Task objective
The records below are to be retyped in full. Keep every word.

(Excerpts from a dataset)
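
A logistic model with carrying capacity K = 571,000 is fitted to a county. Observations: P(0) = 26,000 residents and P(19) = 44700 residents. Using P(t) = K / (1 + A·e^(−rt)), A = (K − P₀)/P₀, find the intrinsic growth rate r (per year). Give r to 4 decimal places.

A = (571000 − 26000)/26000 = 20.96154
44700 = 571000/(1 + 20.96154·e^(−r·19)) → e^(−19r) = (12.77405 − 1)/20.96154 = 0.561698
r = −ln(0.561698)/19 = 0.57679/19

r ≈ 0.0304 per year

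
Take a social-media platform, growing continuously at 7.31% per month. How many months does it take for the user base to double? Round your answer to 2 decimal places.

doubling time ≈ 9.48 months

doubling time = ln(2) / |r| = 0.69315 / 0.0731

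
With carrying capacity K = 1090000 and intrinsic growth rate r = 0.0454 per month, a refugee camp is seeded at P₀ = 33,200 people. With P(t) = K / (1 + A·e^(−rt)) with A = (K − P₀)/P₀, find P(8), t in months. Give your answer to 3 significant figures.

≈ 47,100 people

A = (1090000 − 33200)/33200 = 31.83133
P(8) = 1090000 / (1 + 31.83133·e^(−0.0454·8)) = 1090000 / (1 + 31.83133·0.695447)
= 1090000 / 23.13701 ≈ 47110.67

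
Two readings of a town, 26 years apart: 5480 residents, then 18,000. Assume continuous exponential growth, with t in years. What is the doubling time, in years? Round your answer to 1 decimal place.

r = ln(18000/5480) / 26 = ln(3.28467) / 26 ≈ 0.045741 per year
doubling time = ln 2 / |r| = 0.69315 / 0.045741

doubling time ≈ 15.2 years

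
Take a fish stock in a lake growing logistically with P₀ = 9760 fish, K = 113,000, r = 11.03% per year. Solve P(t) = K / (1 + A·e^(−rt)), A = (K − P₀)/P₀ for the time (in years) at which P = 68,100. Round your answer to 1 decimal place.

A = (113000 − 9760)/9760 = 10.57787
68100 = 113000/(1 + 10.57787·e^(−0.1103t)) → 1 + 10.57787·e^(−0.1103t) = 1.65932
e^(−0.1103t) = 0.062331 → t = ln(16.04349)/0.1103 = 2.7753/0.1103

t ≈ 25.2 years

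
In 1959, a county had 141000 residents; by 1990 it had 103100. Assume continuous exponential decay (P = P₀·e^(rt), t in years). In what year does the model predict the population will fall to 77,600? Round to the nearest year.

year 2018

r = ln(103100/141000) / 31 = -0.31306/31 ≈ -0.010099 per year
t = ln(77600/141000) / r = -0.59719/-0.010099 ≈ 59.14 years after 1959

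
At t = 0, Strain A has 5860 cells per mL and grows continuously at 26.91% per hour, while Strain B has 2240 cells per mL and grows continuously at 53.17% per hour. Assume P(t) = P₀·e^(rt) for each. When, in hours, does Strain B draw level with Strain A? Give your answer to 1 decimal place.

t ≈ 3.7 hours

5860·e^(0.2691t) = 2240·e^(0.5317t)
5860/2240 = e^((0.5317 − 0.2691)t) → ln(2.61607) = 0.2626·t
t = 0.96167 / 0.2626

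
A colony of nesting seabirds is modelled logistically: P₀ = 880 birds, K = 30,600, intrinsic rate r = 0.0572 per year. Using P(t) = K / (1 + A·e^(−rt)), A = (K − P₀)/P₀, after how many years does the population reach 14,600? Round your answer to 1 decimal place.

A = (30600 − 880)/880 = 33.77273
14600 = 30600/(1 + 33.77273·e^(−0.0572t)) → 1 + 33.77273·e^(−0.0572t) = 2.09589
e^(−0.0572t) = 0.032449 → t = ln(30.81761)/0.0572 = 3.42809/0.0572

t ≈ 59.9 years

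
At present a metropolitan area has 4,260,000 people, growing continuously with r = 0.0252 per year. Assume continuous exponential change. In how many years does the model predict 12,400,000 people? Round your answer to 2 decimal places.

t ≈ 42.40 years

12400000 = 4260000 · e^(0.0252·t)
t = ln(12400000/4260000) / 0.0252 = ln(2.9108) / 0.0252 = 1.06843 / 0.0252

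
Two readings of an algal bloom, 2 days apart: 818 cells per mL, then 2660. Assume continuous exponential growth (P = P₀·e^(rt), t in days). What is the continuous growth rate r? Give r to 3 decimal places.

r ≈ 0.590 per day

2660 = 818 · e^(r·2)
e^(2r) = 2660/818 = 3.25183
r = ln(3.25183) / 2 = 1.17922 / 2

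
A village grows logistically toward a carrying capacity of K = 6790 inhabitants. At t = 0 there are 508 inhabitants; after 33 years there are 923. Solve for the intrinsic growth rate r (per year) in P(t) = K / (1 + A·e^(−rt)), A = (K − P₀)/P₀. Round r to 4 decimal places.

r ≈ 0.0202 per year

A = (6790 − 508)/508 = 12.36614
923 = 6790/(1 + 12.36614·e^(−r·33)) → e^(−33r) = (7.35645 − 1)/12.36614 = 0.51402
r = −ln(0.51402)/33 = 0.66549/33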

Task output
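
A logistic model with carrying capacity K = 571,000 is fitted to a county. Observations: P(0) = 26,000 residents and P(19) = 44700 residents. Using P(t) = K / (1 + A·e^(−rt)), A = (K − P₀)/P₀, find the intrinsic growth rate r (per year). Give r to 4 decimal places.

A = (571000 − 26000)/26000 = 20.96154
44700 = 571000/(1 + 20.96154·e^(−r·19)) → e^(−19r) = (12.77405 − 1)/20.96154 = 0.561698
r = −ln(0.561698)/19 = 0.57679/19

r ≈ 0.0304 per year

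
Take a social-media platform, growing continuously at 7.31% per month. How many months does it take for the user base to double? Round your answer to 2 decimal places.

doubling time ≈ 9.48 months

doubling time = ln(2) / |r| = 0.69315 / 0.0731

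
With carrying capacity K = 1090000 and intrinsic growth rate r = 0.0454 per month, a refugee camp is seeded at P₀ = 33,200 people. With P(t) = K / (1 + A·e^(−rt)) with A = (K − P₀)/P₀, find P(8), t in months. Give your answer to 3 significant figures.

≈ 47,100 people

A = (1090000 − 33200)/33200 = 31.83133
P(8) = 1090000 / (1 + 31.83133·e^(−0.0454·8)) = 1090000 / (1 + 31.83133·0.695447)
= 1090000 / 23.13701 ≈ 47110.67

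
Two readings of a town, 26 years apart: 5480 residents, then 18,000. Assume continuous exponential growth, with t in years. What is the doubling time, in years? Round your answer to 1 decimal place.

r = ln(18000/5480) / 26 = ln(3.28467) / 26 ≈ 0.045741 per year
doubling time = ln 2 / |r| = 0.69315 / 0.045741

doubling time ≈ 15.2 years

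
Take a fish stock in a lake growing logistically with P₀ = 9760 fish, K = 113,000, r = 11.03% per year. Solve P(t) = K / (1 + A·e^(−rt)), A = (K − P₀)/P₀ for the time (in years) at which P = 68,100. Round your answer to 1 decimal place.

A = (113000 − 9760)/9760 = 10.57787
68100 = 113000/(1 + 10.57787·e^(−0.1103t)) → 1 + 10.57787·e^(−0.1103t) = 1.65932
e^(−0.1103t) = 0.062331 → t = ln(16.04349)/0.1103 = 2.7753/0.1103

t ≈ 25.2 years

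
In 1959, a county had 141000 residents; by 1990 it had 103100. Assume continuous exponential decay (P = P₀·e^(rt), t in years). In what year does the model predict the population will fall to 77,600? Round to the nearest year.

year 2018

r = ln(103100/141000) / 31 = -0.31306/31 ≈ -0.010099 per year
t = ln(77600/141000) / r = -0.59719/-0.010099 ≈ 59.14 years after 1959

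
At t = 0, Strain A has 5860 cells per mL and grows continuously at 26.91% per hour, while Strain B has 2240 cells per mL and grows continuously at 53.17% per hour. Assume P(t) = P₀·e^(rt) for each. When, in hours, does Strain B draw level with Strain A? Give your answer to 1 decimal place.

t ≈ 3.7 hours

5860·e^(0.2691t) = 2240·e^(0.5317t)
5860/2240 = e^((0.5317 − 0.2691)t) → ln(2.61607) = 0.2626·t
t = 0.96167 / 0.2626

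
A colony of nesting seabirds is modelled logistically: P₀ = 880 birds, K = 30,600, intrinsic rate r = 0.0572 per year. Using P(t) = K / (1 + A·e^(−rt)), A = (K − P₀)/P₀, after how many years does the population reach 14,600? Round your answer to 1 decimal place.

A = (30600 − 880)/880 = 33.77273
14600 = 30600/(1 + 33.77273·e^(−0.0572t)) → 1 + 33.77273·e^(−0.0572t) = 2.09589
e^(−0.0572t) = 0.032449 → t = ln(30.81761)/0.0572 = 3.42809/0.0572

t ≈ 59.9 years

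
At present a metropolitan area has 4,260,000 people, growing continuously with r = 0.0252 per year. Assume continuous exponential change. In how many years does the model predict 12,400,000 people? Round your answer to 2 decimal places.

t ≈ 42.40 years

12400000 = 4260000 · e^(0.0252·t)
t = ln(12400000/4260000) / 0.0252 = ln(2.9108) / 0.0252 = 1.06843 / 0.0252

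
Two readings of an algal bloom, 2 days apart: 818 cells per mL, then 2660. Assume continuous exponential growth (P = P₀·e^(rt), t in days). What is the continuous growth rate r? Give r to 3 decimal places.

r ≈ 0.590 per day

2660 = 818 · e^(r·2)
e^(2r) = 2660/818 = 3.25183
r = ln(3.25183) / 2 = 1.17922 / 2

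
A village grows logistically toward a carrying capacity of K = 6790 inhabitants. At t = 0 there are 508 inhabitants; after 33 years there are 923. Solve for the intrinsic growth rate r (per year) in P(t) = K / (1 + A·e^(−rt)), A = (K − P₀)/P₀. Round r to 4 decimal places.

r ≈ 0.0202 per year

A = (6790 − 508)/508 = 12.36614
923 = 6790/(1 + 12.36614·e^(−r·33)) → e^(−33r) = (7.35645 − 1)/12.36614 = 0.51402
r = −ln(0.51402)/33 = 0.66549/33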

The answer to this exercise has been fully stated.